What the task asks
Write down exactly the lines of the listing below, beginning with the one containing "If 116 mL of" and closing with the final line.

Source records
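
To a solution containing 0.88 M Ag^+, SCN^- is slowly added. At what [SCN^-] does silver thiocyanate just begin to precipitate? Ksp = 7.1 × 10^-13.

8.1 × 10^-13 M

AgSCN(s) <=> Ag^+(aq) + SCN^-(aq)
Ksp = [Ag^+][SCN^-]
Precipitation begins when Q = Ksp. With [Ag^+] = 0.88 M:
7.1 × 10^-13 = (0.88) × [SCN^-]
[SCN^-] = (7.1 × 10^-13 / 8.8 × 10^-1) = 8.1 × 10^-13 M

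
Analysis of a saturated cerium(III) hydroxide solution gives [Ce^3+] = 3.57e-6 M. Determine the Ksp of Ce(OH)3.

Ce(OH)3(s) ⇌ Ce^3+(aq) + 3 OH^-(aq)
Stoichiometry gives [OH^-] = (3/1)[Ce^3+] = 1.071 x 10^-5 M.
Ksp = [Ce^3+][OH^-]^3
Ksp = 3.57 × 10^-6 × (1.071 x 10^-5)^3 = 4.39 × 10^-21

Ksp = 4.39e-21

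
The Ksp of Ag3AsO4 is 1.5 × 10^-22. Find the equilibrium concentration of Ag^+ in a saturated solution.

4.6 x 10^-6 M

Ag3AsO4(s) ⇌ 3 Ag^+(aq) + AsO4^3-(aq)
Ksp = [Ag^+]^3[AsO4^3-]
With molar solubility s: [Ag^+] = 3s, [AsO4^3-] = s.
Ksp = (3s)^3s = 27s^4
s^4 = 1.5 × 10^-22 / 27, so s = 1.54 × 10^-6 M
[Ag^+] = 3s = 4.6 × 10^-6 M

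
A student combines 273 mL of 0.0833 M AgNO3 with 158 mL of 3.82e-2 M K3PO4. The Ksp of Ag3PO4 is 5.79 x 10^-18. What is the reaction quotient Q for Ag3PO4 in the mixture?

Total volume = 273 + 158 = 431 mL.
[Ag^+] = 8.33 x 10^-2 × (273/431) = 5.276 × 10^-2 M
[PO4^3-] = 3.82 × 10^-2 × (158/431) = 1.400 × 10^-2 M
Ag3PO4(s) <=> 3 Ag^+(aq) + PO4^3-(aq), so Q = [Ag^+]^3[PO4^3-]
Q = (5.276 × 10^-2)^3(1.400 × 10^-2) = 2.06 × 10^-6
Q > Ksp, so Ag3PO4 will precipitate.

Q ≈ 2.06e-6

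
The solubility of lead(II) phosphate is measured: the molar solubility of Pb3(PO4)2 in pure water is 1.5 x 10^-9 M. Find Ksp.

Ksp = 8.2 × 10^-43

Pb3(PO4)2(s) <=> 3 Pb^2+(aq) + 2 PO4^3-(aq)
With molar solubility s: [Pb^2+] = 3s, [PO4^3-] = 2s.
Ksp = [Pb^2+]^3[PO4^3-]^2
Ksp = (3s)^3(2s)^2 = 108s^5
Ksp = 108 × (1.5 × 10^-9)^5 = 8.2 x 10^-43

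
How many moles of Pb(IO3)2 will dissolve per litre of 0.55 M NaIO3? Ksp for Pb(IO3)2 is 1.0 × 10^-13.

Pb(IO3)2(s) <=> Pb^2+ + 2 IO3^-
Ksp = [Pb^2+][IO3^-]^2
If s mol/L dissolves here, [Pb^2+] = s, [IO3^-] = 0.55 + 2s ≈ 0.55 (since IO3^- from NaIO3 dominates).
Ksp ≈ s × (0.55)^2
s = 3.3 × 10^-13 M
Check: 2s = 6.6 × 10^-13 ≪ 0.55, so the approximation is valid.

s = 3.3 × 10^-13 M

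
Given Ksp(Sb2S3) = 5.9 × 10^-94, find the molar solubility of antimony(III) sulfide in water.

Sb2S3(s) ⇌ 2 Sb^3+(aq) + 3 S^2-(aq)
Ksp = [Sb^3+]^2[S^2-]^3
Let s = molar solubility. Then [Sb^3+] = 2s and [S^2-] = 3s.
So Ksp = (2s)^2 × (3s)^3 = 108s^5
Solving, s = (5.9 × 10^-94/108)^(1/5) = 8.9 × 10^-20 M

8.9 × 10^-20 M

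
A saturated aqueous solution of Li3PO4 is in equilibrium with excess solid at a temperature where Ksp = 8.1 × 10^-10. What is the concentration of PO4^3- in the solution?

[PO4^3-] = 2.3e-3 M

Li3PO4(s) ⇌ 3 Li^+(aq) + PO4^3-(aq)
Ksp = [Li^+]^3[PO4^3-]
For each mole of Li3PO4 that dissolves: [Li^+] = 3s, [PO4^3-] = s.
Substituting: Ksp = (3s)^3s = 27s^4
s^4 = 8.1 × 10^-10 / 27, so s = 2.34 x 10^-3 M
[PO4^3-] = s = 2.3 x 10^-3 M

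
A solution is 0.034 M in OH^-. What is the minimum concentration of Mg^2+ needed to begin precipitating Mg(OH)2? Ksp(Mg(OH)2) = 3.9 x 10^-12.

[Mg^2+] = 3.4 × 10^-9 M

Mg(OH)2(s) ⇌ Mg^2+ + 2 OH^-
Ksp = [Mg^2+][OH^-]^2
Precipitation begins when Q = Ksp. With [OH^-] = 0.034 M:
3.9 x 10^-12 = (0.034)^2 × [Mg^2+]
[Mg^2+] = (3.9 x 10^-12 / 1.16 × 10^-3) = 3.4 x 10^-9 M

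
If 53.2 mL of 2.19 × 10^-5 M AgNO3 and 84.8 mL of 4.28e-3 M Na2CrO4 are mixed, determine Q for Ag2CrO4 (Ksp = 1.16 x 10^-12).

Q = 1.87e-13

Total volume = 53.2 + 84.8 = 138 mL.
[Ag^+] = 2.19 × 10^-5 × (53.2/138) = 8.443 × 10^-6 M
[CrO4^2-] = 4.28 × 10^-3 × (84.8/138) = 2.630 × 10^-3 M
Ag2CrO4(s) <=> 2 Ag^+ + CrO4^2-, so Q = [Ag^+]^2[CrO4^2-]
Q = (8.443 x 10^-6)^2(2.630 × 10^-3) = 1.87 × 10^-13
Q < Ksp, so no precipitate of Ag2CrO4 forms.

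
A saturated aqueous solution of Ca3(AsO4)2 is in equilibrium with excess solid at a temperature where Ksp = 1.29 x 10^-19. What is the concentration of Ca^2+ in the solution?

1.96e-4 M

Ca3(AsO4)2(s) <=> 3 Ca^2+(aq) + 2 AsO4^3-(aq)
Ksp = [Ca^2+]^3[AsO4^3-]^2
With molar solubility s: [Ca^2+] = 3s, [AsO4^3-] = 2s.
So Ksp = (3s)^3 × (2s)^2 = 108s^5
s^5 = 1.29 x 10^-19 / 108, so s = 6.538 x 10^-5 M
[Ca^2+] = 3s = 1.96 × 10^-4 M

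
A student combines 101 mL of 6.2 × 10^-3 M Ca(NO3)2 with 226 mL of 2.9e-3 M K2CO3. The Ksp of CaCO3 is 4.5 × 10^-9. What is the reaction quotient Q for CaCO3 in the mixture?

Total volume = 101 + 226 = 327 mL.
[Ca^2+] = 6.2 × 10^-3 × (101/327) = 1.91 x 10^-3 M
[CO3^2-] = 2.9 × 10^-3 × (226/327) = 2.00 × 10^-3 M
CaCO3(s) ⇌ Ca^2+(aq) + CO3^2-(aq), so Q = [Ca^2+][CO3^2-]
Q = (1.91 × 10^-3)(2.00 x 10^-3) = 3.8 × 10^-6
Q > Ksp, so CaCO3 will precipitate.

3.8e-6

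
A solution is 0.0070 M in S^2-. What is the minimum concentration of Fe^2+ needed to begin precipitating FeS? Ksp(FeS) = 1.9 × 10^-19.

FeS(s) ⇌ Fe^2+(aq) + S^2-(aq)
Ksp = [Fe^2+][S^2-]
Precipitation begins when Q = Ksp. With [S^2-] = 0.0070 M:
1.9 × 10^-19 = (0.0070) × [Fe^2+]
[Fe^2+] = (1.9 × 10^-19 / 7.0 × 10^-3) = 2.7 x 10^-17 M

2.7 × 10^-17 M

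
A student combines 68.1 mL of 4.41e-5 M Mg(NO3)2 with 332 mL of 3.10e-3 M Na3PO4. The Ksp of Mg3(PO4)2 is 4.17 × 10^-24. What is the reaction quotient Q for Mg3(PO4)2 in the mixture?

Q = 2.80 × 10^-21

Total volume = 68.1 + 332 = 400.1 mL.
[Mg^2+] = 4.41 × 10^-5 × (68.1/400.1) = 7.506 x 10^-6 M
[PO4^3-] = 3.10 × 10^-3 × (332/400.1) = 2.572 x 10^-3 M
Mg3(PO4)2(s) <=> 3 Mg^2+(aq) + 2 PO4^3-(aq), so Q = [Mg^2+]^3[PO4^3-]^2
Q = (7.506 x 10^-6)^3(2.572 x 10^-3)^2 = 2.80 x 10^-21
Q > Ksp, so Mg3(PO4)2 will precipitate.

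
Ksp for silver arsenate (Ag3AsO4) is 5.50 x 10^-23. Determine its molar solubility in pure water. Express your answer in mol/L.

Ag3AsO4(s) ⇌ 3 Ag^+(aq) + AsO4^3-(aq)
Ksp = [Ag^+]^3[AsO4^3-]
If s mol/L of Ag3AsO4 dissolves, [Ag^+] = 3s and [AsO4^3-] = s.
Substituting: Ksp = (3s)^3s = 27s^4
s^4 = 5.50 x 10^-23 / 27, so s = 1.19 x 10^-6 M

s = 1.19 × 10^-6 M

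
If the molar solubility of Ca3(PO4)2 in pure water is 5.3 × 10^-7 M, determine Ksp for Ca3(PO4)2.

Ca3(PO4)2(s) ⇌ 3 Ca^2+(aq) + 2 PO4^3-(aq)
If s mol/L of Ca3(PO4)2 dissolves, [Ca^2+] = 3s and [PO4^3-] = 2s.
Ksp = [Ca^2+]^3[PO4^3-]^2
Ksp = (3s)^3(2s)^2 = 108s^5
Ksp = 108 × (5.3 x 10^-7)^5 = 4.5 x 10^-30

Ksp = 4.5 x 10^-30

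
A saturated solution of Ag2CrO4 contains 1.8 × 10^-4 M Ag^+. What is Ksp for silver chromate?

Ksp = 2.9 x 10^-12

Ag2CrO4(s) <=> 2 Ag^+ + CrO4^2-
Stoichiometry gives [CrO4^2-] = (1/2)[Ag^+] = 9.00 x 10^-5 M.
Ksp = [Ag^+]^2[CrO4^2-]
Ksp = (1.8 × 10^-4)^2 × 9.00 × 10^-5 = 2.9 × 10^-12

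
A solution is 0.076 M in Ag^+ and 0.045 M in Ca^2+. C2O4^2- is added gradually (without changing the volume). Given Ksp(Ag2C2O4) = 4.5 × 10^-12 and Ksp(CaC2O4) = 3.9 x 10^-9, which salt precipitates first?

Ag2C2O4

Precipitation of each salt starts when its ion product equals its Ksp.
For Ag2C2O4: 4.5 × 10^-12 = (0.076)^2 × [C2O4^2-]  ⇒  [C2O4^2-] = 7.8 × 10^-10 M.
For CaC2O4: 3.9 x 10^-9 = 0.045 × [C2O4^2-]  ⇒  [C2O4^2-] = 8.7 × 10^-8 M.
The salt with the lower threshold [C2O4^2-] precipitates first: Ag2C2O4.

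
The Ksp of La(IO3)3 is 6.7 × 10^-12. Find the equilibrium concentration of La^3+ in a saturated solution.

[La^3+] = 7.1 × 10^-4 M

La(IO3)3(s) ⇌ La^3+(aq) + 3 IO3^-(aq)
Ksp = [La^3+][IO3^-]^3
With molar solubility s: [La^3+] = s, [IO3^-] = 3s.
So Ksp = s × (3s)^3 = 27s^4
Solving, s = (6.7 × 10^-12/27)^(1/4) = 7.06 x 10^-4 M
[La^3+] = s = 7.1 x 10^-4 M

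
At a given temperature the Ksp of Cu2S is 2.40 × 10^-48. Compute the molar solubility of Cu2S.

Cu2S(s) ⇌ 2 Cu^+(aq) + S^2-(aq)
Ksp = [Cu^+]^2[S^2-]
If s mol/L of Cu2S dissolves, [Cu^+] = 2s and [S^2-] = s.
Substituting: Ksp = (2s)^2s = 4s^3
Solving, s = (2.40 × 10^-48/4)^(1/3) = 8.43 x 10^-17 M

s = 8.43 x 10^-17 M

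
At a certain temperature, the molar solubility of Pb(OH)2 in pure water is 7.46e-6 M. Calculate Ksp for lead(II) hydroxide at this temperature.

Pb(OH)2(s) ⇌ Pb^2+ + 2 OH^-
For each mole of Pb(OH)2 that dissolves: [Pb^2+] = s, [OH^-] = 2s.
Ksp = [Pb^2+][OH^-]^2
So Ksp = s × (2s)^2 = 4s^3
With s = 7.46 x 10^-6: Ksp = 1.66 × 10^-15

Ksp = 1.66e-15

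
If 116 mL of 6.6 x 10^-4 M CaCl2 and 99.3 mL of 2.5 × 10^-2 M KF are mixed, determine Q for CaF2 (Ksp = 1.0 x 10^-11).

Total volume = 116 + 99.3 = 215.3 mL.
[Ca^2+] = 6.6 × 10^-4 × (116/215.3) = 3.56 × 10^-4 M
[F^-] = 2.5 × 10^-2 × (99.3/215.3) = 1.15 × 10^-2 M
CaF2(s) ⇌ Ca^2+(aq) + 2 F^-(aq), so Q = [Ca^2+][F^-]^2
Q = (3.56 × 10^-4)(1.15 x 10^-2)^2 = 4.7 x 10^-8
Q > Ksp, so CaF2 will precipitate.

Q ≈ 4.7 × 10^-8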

Response to this exercise
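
If 116 mL of 6.6 x 10^-4 M CaCl2 and 99.3 mL of 2.5 × 10^-2 M KF are mixed, determine Q for CaF2 (Ksp = 1.0 x 10^-11).

Total volume = 116 + 99.3 = 215.3 mL.
[Ca^2+] = 6.6 × 10^-4 × (116/215.3) = 3.56 × 10^-4 M
[F^-] = 2.5 × 10^-2 × (99.3/215.3) = 1.15 × 10^-2 M
CaF2(s) ⇌ Ca^2+(aq) + 2 F^-(aq), so Q = [Ca^2+][F^-]^2
Q = (3.56 × 10^-4)(1.15 x 10^-2)^2 = 4.7 x 10^-8
Q > Ksp, so CaF2 will precipitate.

Q ≈ 4.7 × 10^-8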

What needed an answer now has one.